▸ The task
Copy each line of the records that contains the word "favor".

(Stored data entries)
╭──

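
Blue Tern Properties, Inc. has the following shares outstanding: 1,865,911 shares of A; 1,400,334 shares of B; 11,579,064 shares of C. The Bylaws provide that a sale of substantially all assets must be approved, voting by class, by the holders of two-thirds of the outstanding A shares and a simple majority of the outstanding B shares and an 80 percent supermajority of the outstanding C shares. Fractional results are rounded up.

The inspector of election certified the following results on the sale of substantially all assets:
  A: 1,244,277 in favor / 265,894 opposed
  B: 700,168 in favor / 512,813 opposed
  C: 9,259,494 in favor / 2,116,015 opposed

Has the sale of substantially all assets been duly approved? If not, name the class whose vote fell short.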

╰──

▸ Response below
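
  A: 1,244,277 in favor / 265,894 opposed
  B: 700,168 in favor / 512,813 opposed
  C: 9,259,494 in favor / 2,116,015 opposed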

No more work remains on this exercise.